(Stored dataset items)
------------------------------------------------------------

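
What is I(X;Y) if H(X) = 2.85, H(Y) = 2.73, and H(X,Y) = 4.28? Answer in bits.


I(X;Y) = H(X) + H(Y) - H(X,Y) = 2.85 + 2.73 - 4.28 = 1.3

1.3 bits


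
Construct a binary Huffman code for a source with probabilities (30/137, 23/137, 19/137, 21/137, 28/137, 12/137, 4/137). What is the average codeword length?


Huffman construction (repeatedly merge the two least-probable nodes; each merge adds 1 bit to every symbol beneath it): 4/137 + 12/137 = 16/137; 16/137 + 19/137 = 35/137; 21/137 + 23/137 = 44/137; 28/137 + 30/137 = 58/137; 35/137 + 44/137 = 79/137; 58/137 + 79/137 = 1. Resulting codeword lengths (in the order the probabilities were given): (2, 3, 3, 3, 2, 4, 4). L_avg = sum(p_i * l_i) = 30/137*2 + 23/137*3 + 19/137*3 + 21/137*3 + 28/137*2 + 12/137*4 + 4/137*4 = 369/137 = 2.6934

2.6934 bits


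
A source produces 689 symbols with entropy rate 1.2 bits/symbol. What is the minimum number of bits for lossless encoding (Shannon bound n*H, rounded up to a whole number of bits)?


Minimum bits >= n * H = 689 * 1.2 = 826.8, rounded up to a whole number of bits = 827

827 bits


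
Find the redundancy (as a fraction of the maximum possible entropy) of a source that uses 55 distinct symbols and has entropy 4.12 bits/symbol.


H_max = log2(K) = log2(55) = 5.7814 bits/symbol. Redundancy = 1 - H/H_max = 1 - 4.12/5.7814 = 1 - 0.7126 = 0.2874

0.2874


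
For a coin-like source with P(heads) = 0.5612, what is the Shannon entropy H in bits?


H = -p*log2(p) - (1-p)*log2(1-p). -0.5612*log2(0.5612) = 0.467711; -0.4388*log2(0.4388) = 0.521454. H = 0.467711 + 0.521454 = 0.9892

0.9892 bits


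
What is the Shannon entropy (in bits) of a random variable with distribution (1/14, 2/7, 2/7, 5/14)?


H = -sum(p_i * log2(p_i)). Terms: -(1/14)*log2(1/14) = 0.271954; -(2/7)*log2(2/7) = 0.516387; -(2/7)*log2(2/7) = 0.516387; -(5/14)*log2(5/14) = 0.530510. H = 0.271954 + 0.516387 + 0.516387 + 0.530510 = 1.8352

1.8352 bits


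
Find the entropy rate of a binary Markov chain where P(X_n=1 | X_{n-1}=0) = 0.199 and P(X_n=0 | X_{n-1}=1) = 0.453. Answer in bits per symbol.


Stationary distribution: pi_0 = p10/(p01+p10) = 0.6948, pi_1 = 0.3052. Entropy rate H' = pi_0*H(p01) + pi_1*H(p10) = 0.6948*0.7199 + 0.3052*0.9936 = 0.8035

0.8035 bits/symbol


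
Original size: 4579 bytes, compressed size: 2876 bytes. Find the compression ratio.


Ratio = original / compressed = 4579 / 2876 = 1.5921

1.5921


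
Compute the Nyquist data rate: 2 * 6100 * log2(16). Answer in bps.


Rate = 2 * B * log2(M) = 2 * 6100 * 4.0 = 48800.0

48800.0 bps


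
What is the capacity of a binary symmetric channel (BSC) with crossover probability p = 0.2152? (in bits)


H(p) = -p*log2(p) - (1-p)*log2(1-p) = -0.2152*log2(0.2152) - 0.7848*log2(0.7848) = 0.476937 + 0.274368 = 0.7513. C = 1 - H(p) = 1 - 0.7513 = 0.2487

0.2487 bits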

------------------------------------------------------------

Output every line above without altering anything.

● TASK SOLUTION:
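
What is I(X;Y) if H(X) = 2.85, H(Y) = 2.73, and H(X,Y) = 4.28? Answer in bits.


I(X;Y) = H(X) + H(Y) - H(X,Y) = 2.85 + 2.73 - 4.28 = 1.3

1.3 bits


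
Construct a binary Huffman code for a source with probabilities (30/137, 23/137, 19/137, 21/137, 28/137, 12/137, 4/137). What is the average codeword length?


Huffman construction (repeatedly merge the two least-probable nodes; each merge adds 1 bit to every symbol beneath it): 4/137 + 12/137 = 16/137; 16/137 + 19/137 = 35/137; 21/137 + 23/137 = 44/137; 28/137 + 30/137 = 58/137; 35/137 + 44/137 = 79/137; 58/137 + 79/137 = 1. Resulting codeword lengths (in the order the probabilities were given): (2, 3, 3, 3, 2, 4, 4). L_avg = sum(p_i * l_i) = 30/137*2 + 23/137*3 + 19/137*3 + 21/137*3 + 28/137*2 + 12/137*4 + 4/137*4 = 369/137 = 2.6934

2.6934 bits


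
A source produces 689 symbols with entropy rate 1.2 bits/symbol. What is the minimum number of bits for lossless encoding (Shannon bound n*H, rounded up to a whole number of bits)?


Minimum bits >= n * H = 689 * 1.2 = 826.8, rounded up to a whole number of bits = 827

827 bits


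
Find the redundancy (as a fraction of the maximum possible entropy) of a source that uses 55 distinct symbols and has entropy 4.12 bits/symbol.


H_max = log2(K) = log2(55) = 5.7814 bits/symbol. Redundancy = 1 - H/H_max = 1 - 4.12/5.7814 = 1 - 0.7126 = 0.2874

0.2874


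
For a coin-like source with P(heads) = 0.5612, what is the Shannon entropy H in bits?


H = -p*log2(p) - (1-p)*log2(1-p). -0.5612*log2(0.5612) = 0.467711; -0.4388*log2(0.4388) = 0.521454. H = 0.467711 + 0.521454 = 0.9892

0.9892 bits


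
What is the Shannon entropy (in bits) of a random variable with distribution (1/14, 2/7, 2/7, 5/14)?


H = -sum(p_i * log2(p_i)). Terms: -(1/14)*log2(1/14) = 0.271954; -(2/7)*log2(2/7) = 0.516387; -(2/7)*log2(2/7) = 0.516387; -(5/14)*log2(5/14) = 0.530510. H = 0.271954 + 0.516387 + 0.516387 + 0.530510 = 1.8352

1.8352 bits


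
Find the entropy rate of a binary Markov chain where P(X_n=1 | X_{n-1}=0) = 0.199 and P(X_n=0 | X_{n-1}=1) = 0.453. Answer in bits per symbol.


Stationary distribution: pi_0 = p10/(p01+p10) = 0.6948, pi_1 = 0.3052. Entropy rate H' = pi_0*H(p01) + pi_1*H(p10) = 0.6948*0.7199 + 0.3052*0.9936 = 0.8035

0.8035 bits/symbol


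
Original size: 4579 bytes, compressed size: 2876 bytes. Find the compression ratio.


Ratio = original / compressed = 4579 / 2876 = 1.5921

1.5921


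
Compute the Nyquist data rate: 2 * 6100 * log2(16). Answer in bps.


Rate = 2 * B * log2(M) = 2 * 6100 * 4.0 = 48800.0

48800.0 bps


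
What is the capacity of a binary symmetric channel (BSC) with crossover probability p = 0.2152? (in bits)


H(p) = -p*log2(p) - (1-p)*log2(1-p) = -0.2152*log2(0.2152) - 0.7848*log2(0.7848) = 0.476937 + 0.274368 = 0.7513. C = 1 - H(p) = 1 - 0.7513 = 0.2487

0.2487 bits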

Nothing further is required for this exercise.